*Exercise goal*: From the line below that contains "Window W0: pos=(3,12)" to the line that contains "row 4: $1746.21 | Pending | Paris", repeat every line exactly, both ends included, and nothing else.

*Data under study*:
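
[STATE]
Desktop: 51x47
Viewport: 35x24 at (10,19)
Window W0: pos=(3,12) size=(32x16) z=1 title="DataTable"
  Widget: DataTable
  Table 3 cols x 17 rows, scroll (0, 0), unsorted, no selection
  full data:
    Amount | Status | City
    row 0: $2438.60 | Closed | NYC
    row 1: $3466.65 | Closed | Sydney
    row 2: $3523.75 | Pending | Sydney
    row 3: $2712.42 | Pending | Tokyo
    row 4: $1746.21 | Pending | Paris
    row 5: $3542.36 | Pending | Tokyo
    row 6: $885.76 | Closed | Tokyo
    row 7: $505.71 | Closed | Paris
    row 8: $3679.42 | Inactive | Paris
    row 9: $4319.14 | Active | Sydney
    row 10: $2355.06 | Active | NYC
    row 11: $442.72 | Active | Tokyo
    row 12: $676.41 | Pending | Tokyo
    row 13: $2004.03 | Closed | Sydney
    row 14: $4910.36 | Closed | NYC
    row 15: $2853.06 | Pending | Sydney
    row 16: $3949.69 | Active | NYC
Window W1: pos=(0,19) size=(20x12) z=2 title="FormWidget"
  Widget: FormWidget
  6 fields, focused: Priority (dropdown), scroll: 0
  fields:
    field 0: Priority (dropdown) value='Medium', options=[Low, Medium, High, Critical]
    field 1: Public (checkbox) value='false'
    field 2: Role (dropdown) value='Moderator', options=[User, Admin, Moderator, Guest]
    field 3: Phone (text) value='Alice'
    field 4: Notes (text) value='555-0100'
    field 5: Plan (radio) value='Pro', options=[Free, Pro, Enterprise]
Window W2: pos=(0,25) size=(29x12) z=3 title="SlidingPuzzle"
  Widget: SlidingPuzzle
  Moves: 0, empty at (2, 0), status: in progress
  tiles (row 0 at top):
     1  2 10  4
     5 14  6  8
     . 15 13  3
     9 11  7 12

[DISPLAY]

━━━━━━━━━┓ │Sydney      ┃          
et       ┃ │Tokyo       ┃          
─────────┨ │Paris       ┃          
y:   [M▼]┃ │Tokyo       ┃          
     [ ] ┃ │Tokyo       ┃          
     [M▼]┃ │Paris       ┃          
━━━━━━━━━━━━━━━━━━┓     ┃          
uzzle             ┃     ┃          
──────────────────┨━━━━━┛          
─┬────┬────┐      ┃                
 │ 10 │  4 │      ┃                
─┼────┼────┤      ┃                
 │  6 │  8 │      ┃                
─┼────┼────┤      ┃                
 │ 13 │  3 │      ┃                
─┼────┼────┤      ┃                
 │  7 │ 12 │      ┃                
━━━━━━━━━━━━━━━━━━┛                
                                   
                                   
                                   
                                   
                                   
                                   


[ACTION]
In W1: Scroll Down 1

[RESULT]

━━━━━━━━━┓ │Sydney      ┃          
et       ┃ │Tokyo       ┃          
─────────┨ │Paris       ┃          
     [ ] ┃ │Tokyo       ┃          
     [M▼]┃ │Tokyo       ┃          
     [Al]┃ │Paris       ┃          
━━━━━━━━━━━━━━━━━━┓     ┃          
uzzle             ┃     ┃          
──────────────────┨━━━━━┛          
─┬────┬────┐      ┃                
 │ 10 │  4 │      ┃                
─┼────┼────┤      ┃                
 │  6 │  8 │      ┃                
─┼────┼────┤      ┃                
 │ 13 │  3 │      ┃                
─┼────┼────┤      ┃                
 │  7 │ 12 │      ┃                
━━━━━━━━━━━━━━━━━━┛                
                                   
                                   
                                   
                                   
                                   
                                   


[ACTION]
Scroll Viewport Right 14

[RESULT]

━━━┓ │Sydney      ┃                
   ┃ │Tokyo       ┃                
───┨ │Paris       ┃                
 ] ┃ │Tokyo       ┃                
M▼]┃ │Tokyo       ┃                
Al]┃ │Paris       ┃                
━━━━━━━━━━━━┓     ┃                
            ┃     ┃                
────────────┨━━━━━┛                
┬────┐      ┃                      
│  4 │      ┃                      
┼────┤      ┃                      
│  8 │      ┃                      
┼────┤      ┃                      
│  3 │      ┃                      
┼────┤      ┃                      
│ 12 │      ┃                      
━━━━━━━━━━━━┛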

*Task response*:
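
Window W0: pos=(3,12) size=(32x16) z=1 title="DataTable"
  Widget: DataTable
  Table 3 cols x 17 rows, scroll (0, 0), unsorted, no selection
  full data:
    Amount | Status | City
    row 0: $2438.60 | Closed | NYC
    row 1: $3466.65 | Closed | Sydney
    row 2: $3523.75 | Pending | Sydney
    row 3: $2712.42 | Pending | Tokyo
    row 4: $1746.21 | Pending | Paris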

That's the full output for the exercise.